▸ Collected data entries:

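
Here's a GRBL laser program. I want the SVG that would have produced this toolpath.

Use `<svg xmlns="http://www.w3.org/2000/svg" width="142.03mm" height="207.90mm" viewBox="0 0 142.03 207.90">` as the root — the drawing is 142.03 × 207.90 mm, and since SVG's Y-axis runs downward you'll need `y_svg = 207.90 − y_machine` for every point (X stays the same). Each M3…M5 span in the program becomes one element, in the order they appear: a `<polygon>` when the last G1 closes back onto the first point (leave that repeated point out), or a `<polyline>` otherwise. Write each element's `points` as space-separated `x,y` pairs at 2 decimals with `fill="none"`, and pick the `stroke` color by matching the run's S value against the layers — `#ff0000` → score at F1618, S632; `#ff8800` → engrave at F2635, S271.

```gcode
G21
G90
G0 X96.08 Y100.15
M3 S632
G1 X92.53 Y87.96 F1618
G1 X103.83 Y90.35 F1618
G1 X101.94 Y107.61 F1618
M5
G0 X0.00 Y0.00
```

Each laser-on run becomes one SVG element. Flip Y back into SVG space with y_svg = 207.90 − y_machine. Every run uses S632, so all elements get stroke `#ff0000` (score).

Run 1: The run is open, so emit a `<polyline>` with points (Y-flipped): 96.08,107.75 92.53,119.94 103.83,117.55 101.94,100.29.

<svg xmlns="http://www.w3.org/2000/svg" width="142.03mm" height="207.90mm" viewBox="0 0 142.03 207.90">
  <polyline points="96.08,107.75 92.53,119.94 103.83,117.55 101.94,100.29" fill="none" stroke="#ff0000"/>
</svg>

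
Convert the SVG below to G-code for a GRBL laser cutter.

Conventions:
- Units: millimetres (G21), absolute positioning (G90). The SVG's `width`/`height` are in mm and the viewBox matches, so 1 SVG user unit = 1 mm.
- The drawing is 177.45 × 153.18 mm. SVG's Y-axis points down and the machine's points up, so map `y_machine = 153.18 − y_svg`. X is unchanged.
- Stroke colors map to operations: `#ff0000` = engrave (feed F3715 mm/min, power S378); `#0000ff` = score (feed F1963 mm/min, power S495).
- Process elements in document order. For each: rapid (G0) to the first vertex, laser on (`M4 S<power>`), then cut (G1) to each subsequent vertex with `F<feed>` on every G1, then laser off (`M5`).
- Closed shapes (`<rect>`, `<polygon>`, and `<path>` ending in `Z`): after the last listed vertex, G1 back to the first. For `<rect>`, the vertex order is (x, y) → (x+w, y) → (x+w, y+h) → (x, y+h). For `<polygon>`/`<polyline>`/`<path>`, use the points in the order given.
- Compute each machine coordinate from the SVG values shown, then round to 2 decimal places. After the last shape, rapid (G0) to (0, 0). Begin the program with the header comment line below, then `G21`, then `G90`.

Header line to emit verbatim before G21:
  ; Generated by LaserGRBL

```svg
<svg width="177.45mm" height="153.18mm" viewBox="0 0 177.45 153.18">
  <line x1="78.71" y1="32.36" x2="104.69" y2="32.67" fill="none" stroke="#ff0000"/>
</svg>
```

viewBox `0 0 177.45 153.18` with mm width/height → 1 unit = 1 mm. Flip: y_m = 153.18 − y_svg.

**Shape 1** — `<line>` line segment, stroke `#ff0000` → engrave (S378, F3715). Machine vertices: (78.71,120.82) → (104.69,120.51). Open path.

; Generated by LaserGRBL
G21
G90
G0 X78.71 Y120.82
M4 S378
G1 X104.69 Y120.51 F3715
M5
G0 X0.00 Y0.00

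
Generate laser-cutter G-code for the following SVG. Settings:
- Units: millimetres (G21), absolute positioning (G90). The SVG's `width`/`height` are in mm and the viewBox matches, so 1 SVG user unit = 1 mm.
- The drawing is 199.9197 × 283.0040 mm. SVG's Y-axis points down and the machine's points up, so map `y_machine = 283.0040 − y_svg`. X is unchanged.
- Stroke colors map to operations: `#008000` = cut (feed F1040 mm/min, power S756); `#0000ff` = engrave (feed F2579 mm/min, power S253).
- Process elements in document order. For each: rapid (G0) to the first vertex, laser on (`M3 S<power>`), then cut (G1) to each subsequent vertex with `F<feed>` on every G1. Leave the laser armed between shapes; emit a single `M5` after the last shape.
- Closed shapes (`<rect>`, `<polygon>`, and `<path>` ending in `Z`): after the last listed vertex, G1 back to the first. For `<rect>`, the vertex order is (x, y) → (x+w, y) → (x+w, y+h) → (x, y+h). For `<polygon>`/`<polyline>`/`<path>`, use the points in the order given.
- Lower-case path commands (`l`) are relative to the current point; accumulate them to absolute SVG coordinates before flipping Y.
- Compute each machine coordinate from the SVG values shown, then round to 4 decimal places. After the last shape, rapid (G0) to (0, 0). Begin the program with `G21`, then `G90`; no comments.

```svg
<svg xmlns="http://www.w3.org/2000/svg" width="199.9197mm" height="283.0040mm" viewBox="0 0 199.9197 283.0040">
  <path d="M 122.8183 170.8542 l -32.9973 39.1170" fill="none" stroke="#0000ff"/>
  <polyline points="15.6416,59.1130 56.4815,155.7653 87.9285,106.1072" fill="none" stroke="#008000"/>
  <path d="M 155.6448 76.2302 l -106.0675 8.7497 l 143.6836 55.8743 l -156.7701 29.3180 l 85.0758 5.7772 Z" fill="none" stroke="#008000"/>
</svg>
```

G21
G90
G0 X122.8183 Y112.1498
M3 S253
G1 X89.8210 Y73.0328 F2579
G0 X15.6416 Y223.8910
M3 S756
G1 X56.4815 Y127.2387 F1040
G1 X87.9285 Y176.8968 F1040
G0 X155.6448 Y206.7738
M3 S756
G1 X49.5773 Y198.0241 F1040
G1 X193.2609 Y142.1498 F1040
G1 X36.4908 Y112.8318 F1040
G1 X121.5666 Y107.0546 F1040
G1 X155.6448 Y206.7738 F1040
M5
G0 X0.0000 Y0.0000

1 u = 1 mm; y_m = 283.0040 − y.

[1] `<path>` line segment, #0000ff→engrave S253 F2579: (122.8183,112.1498) → (89.8210,73.0328)

[2] `<polyline>` open polyline, #008000→cut S756 F1040: (15.6416,223.8910) → (56.4815,127.2387) → (87.9285,176.8968)

[3] `<path>` closed polygon, #008000→cut S756 F1040: (155.6448,206.7738) → (49.5773,198.0241) → (193.2609,142.1498) → (36.4908,112.8318) → (121.5666,107.0546) → (155.6448,206.7738) (closed)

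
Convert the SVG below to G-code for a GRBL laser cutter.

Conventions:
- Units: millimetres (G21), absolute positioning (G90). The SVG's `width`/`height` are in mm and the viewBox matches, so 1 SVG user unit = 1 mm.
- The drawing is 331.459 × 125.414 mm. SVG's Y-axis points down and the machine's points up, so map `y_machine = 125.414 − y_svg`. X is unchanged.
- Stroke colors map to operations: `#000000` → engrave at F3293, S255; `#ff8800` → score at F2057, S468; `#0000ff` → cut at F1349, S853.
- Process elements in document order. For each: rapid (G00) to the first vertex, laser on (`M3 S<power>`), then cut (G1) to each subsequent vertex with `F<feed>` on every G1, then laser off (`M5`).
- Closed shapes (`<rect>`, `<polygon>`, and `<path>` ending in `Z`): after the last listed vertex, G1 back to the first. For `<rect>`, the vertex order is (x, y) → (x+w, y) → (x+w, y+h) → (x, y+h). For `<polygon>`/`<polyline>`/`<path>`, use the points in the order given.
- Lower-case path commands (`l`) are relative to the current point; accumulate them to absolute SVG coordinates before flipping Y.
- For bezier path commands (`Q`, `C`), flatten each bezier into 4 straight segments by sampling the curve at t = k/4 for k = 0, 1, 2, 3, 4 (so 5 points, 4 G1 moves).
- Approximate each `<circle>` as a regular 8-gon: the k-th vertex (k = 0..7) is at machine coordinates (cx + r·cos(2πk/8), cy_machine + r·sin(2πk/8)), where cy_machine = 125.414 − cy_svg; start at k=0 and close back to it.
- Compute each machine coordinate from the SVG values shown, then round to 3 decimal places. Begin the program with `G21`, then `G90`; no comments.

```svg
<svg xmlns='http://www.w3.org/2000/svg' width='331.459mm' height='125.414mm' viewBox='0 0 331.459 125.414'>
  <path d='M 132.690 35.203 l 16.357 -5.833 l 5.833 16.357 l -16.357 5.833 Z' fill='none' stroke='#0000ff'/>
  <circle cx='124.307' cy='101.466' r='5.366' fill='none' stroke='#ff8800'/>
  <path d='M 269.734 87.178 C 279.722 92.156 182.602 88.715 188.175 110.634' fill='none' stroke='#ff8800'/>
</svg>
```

G21
G90
G00 X132.690 Y90.211
M3 S853
G1 X149.047 Y96.044 F1349
G1 X154.880 Y79.687 F1349
G1 X138.523 Y73.854 F1349
G1 X132.690 Y90.211 F1349
M5
G00 X129.673 Y23.948
M3 S468
G1 X128.101 Y27.742 F2057
G1 X124.307 Y29.314 F2057
G1 X120.513 Y27.742 F2057
G1 X118.941 Y23.948 F2057
G1 X120.513 Y20.154 F2057
G1 X124.307 Y18.582 F2057
G1 X128.101 Y20.154 F2057
G1 X129.673 Y23.948 F2057
M5
G00 X269.734 Y38.236
M3 S468
G1 X260.420 Y35.553 F2057
G1 X230.610 Y32.861 F2057
G1 X199.972 Y26.992 F2057
G1 X188.175 Y14.780 F2057
M5

Since the viewBox matches the mm dimensions, user units are millimetres directly. The only transform is the Y-flip y_m = 125.414 − y_svg.

Shape 1 is a regular polygon drawn with `<path>`. Its stroke #0000ff means cut at S853, F1349. After flipping Y the toolpath is (132.690,90.211) → (149.047,96.044) → (154.880,79.687) → (138.523,73.854) → (132.690,90.211), returning to the start.

Shape 2 is a circle drawn with `<circle>`. Its stroke #ff8800 means score at S468, F2057. After flipping Y the toolpath is (129.673,23.948) → (128.101,27.742) → (124.307,29.314) → (120.513,27.742) → (118.941,23.948) → (120.513,20.154) → (124.307,18.582) → (128.101,20.154) → (129.673,23.948), returning to the start.

Shape 3 is a cubic bezier drawn with `<path>`. Its stroke #ff8800 means score at S468, F2057. After flipping Y the toolpath is (269.734,38.236) → (260.420,35.553) → (230.610,32.861) → (199.972,26.992) → (188.175,14.780).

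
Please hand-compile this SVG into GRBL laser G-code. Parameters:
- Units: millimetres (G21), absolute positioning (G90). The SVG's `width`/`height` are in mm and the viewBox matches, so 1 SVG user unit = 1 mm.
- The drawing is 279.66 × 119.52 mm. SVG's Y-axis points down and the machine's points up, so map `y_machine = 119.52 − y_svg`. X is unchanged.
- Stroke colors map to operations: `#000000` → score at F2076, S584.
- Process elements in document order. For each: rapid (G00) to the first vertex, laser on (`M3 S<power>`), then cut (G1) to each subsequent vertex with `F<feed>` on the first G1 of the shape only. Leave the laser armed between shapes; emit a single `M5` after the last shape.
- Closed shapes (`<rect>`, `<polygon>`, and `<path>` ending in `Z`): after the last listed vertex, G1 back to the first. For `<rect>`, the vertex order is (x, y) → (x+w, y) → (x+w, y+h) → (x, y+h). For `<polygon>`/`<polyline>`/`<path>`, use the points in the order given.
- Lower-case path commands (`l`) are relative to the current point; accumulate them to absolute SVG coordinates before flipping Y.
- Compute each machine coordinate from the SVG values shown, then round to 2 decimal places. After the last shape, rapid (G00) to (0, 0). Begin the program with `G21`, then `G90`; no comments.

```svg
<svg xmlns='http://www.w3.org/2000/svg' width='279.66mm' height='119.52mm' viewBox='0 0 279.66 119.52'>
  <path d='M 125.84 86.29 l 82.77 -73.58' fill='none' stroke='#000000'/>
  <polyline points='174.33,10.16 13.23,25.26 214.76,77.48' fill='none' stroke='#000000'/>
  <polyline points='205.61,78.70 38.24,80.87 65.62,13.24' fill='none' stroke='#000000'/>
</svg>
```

1 u = 1 mm; y_m = 119.52 − y.

[1] `<path>` line segment, #000000→score S584 F2076: (125.84,33.23) → (208.61,106.81)

[2] `<polyline>` open polyline, #000000→score S584 F2076: (174.33,109.36) → (13.23,94.26) → (214.76,42.04)

[3] `<polyline>` open polyline, #000000→score S584 F2076: (205.61,40.82) → (38.24,38.65) → (65.62,106.28)

G21
G90
G00 X125.84 Y33.23
M3 S584
G1 X208.61 Y106.81 F2076
G00 X174.33 Y109.36
M3 S584
G1 X13.23 Y94.26 F2076
G1 X214.76 Y42.04
G00 X205.61 Y40.82
M3 S584
G1 X38.24 Y38.65 F2076
G1 X65.62 Y106.28
M5
G00 X0.00 Y0.00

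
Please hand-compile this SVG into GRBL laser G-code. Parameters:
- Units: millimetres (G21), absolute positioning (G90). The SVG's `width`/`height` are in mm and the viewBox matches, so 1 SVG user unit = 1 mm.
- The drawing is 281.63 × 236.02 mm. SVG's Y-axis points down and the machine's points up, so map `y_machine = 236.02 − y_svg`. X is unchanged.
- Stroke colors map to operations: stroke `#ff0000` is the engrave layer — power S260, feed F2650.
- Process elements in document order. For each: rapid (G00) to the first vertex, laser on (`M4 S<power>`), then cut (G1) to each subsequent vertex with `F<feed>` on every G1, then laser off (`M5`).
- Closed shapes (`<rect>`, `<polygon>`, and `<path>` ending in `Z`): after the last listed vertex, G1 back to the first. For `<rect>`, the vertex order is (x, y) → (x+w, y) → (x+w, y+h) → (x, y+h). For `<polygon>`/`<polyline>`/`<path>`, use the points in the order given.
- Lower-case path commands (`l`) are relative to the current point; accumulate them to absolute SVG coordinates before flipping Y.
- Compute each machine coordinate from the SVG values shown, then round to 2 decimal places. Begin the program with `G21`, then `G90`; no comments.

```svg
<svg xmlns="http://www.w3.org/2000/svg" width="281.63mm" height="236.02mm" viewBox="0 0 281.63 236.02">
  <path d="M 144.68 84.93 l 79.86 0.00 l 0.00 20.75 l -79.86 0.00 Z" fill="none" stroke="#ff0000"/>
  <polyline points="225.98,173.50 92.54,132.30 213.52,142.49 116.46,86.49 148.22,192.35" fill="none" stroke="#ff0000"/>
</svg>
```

G21
G90
G00 X144.68 Y151.09
M4 S260
G1 X224.54 Y151.09 F2650
G1 X224.54 Y130.34 F2650
G1 X144.68 Y130.34 F2650
G1 X144.68 Y151.09 F2650
M5
G00 X225.98 Y62.52
M4 S260
G1 X92.54 Y103.72 F2650
G1 X213.52 Y93.53 F2650
G1 X116.46 Y149.53 F2650
G1 X148.22 Y43.67 F2650
M5

1 u = 1 mm; y_m = 236.02 − y.

[1] `<path>` rectangle, #ff0000→engrave S260 F2650: (144.68,151.09) → (224.54,151.09) → (224.54,130.34) → (144.68,130.34) → (144.68,151.09) (closed)

[2] `<polyline>` open polyline, #ff0000→engrave S260 F2650: (225.98,62.52) → (92.54,103.72) → (213.52,93.53) → (116.46,149.53) → (148.22,43.67)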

▸ AIM OF THE EXERCISE:
What is asked for is an exact copy of the lines above from the one containing "program with the" through the one containing "on every G1.", and only those.

▸ REPLY TO THE EXERCISE:
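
- Compute each machine coordinate from the SVG values shown, then round to 2 decimal places. After the last shape, rapid (G0) to (0, 0). Begin the program with the header comment line below, then `G21`, then `G90`.

Header line to emit verbatim before G21:
  ; Generated by LaserGRBL

```svg
<svg width="177.45mm" height="153.18mm" viewBox="0 0 177.45 153.18">
  <line x1="78.71" y1="32.36" x2="104.69" y2="32.67" fill="none" stroke="#ff0000"/>
</svg>
```

viewBox `0 0 177.45 153.18` with mm width/height → 1 unit = 1 mm. Flip: y_m = 153.18 − y_svg.

**Shape 1** — `<line>` line segment, stroke `#ff0000` → engrave (S378, F3715). Machine vertices: (78.71,120.82) → (104.69,120.51). Open path.

; Generated by LaserGRBL
G21
G90
G0 X78.71 Y120.82
M4 S378
G1 X104.69 Y120.51 F3715
M5
G0 X0.00 Y0.00

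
Generate laser-cutter G-code for the following SVG. Settings:
- Units: millimetres (G21), absolute positioning (G90). The SVG's `width`/`height` are in mm and the viewBox matches, so 1 SVG user unit = 1 mm.
- The drawing is 199.9197 × 283.0040 mm. SVG's Y-axis points down and the machine's points up, so map `y_machine = 283.0040 − y_svg`. X is unchanged.
- Stroke colors map to operations: `#008000` = cut (feed F1040 mm/min, power S756); `#0000ff` = engrave (feed F2579 mm/min, power S253).
- Process elements in document order. For each: rapid (G0) to the first vertex, laser on (`M3 S<power>`), then cut (G1) to each subsequent vertex with `F<feed>` on every G1. Leave the laser armed between shapes; emit a single `M5` after the last shape.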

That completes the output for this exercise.